* [PROVIDED DATA]:
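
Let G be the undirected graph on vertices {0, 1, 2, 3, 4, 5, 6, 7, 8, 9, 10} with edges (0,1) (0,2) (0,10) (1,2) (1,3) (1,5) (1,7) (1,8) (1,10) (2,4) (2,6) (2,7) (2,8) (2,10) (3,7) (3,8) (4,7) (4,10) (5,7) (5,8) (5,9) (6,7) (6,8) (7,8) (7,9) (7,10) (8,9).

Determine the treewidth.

A width-3 tree decomposition is:
Bags: B1 = {1, 2, 7, 8}  B2 = {1, 3, 7, 8}  B3 = {2, 6, 7, 8}  B4 = {1, 2, 7, 10}  B5 = {0, 1, 2, 10}  B6 = {2, 4, 7, 10}  B7 = {1, 5, 7, 8}  B8 = {5, 7, 8, 9}
Tree: B1–B2, B1–B3, B1–B4, B4–B5, B4–B6, B2–B7, B7–B8
Every bag has size at most 4, so the width is 4 − 1 = 3 and tw(G) ≤ 3. On the other hand G contains the 4-clique {0, 1, 2, 10}. A clique must lie in a single bag of any decomposition, so no decomposition can have width below 3. The upper and lower bounds meet at 3, so that is the treewidth.

3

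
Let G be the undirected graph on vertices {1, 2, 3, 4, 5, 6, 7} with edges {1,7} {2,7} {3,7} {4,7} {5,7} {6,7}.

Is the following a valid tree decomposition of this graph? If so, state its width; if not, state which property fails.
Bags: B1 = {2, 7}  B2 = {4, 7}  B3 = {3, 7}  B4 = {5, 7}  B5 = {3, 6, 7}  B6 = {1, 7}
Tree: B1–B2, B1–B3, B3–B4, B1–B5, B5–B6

A tree decomposition must satisfy three properties: every vertex lies in some bag; for every edge, both endpoints lie together in some bag; and for every vertex, the bags containing it form a connected subtree. Here bags containing vertex 3 are not connected in the tree, so the decomposition is invalid.

No — bags containing vertex 3 are not connected in the tree.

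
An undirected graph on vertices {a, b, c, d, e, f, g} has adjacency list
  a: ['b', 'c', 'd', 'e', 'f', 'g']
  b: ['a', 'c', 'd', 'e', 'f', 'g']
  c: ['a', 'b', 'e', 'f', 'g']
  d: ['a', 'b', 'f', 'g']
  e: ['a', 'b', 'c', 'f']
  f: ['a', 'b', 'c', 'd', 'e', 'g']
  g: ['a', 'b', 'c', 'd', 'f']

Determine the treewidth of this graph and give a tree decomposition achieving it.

Treewidth 4.
One optimal decomposition is:
Bags: B1 = {a, b, c, f, g}  B2 = {a, b, d, f, g}  B3 = {a, b, c, e, f}
Tree: B1–B2, B1–B3

Each bag holds 5 vertices, so the decomposition has width 4, which upper-bounds the treewidth. For the lower bound, the 5 vertices {a, b, d, f, g} are pairwise adjacent, and any tree decomposition puts a clique entirely inside one bag — forcing width ≥ 4. Therefore the treewidth is 4.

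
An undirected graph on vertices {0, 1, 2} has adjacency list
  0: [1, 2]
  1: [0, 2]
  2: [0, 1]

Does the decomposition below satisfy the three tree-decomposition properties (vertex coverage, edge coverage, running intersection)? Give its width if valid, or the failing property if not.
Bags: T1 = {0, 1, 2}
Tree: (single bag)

Vertex coverage: the bags together contain {0, 1, 2}, the full vertex set. Edge coverage: each edge of G has both endpoints in at least one bag. Running intersection: for every vertex, the bags containing it form a connected subtree. All three properties hold, so this is a valid tree decomposition of width max|bag| − 1 = 2, and hence tw(G) ≤ 2.

Yes; width 2.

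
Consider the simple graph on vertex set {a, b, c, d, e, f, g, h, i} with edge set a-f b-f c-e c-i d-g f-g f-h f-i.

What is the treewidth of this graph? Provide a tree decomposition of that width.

Treewidth 1.
Bags: B1 = {a, f}  B2 = {b, f}  B3 = {f, i}  B4 = {f, g}  B5 = {d, g}  B6 = {c, i}  B7 = {c, e}  B8 = {f, h}
Tree: B1–B2, B1–B3, B1–B4, B4–B5, B3–B6, B6–B7, B2–B8

Each bag holds 2 vertices, so the decomposition has width 1, which upper-bounds the treewidth. Any graph with an edge has treewidth ≥ 1, and G has the edge a–f. Therefore the treewidth is 1.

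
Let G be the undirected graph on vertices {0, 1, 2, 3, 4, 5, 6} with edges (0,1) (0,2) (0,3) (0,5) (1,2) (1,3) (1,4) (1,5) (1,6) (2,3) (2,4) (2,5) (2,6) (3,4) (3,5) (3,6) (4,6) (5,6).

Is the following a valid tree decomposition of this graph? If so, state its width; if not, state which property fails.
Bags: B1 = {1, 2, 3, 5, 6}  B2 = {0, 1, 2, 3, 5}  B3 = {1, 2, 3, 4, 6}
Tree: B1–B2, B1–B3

Yes; width 4.

Checking the three conditions: (i) the bags cover all of {0, 1, 2, 3, 4, 5, 6}; (ii) for each edge, some bag contains both endpoints; (iii) the bags containing any fixed vertex form a subtree. All hold, so the decomposition is valid with width 5 − 1 = 4.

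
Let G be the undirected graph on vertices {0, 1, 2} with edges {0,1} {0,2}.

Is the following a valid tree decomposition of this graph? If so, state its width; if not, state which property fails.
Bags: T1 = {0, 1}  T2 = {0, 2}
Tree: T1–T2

Vertex coverage: the bags together contain {0, 1, 2}, the full vertex set. Edge coverage: each edge of G has both endpoints in at least one bag. Running intersection: for every vertex, the bags containing it form a connected subtree. All three properties hold, so this is a valid tree decomposition of width max|bag| − 1 = 1, and hence tw(G) ≤ 1.

Yes; width 1.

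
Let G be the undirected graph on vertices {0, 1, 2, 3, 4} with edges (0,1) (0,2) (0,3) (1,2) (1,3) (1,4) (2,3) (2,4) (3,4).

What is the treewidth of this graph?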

* [ASSIGNMENT]: Pull every line containing "list" from the entries above and copy it.

* [WRITTEN REPLY]:
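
An undirected graph on vertices {a, b, c, d, e, f, g} has adjacency list
An undirected graph on vertices {0, 1, 2} has adjacency list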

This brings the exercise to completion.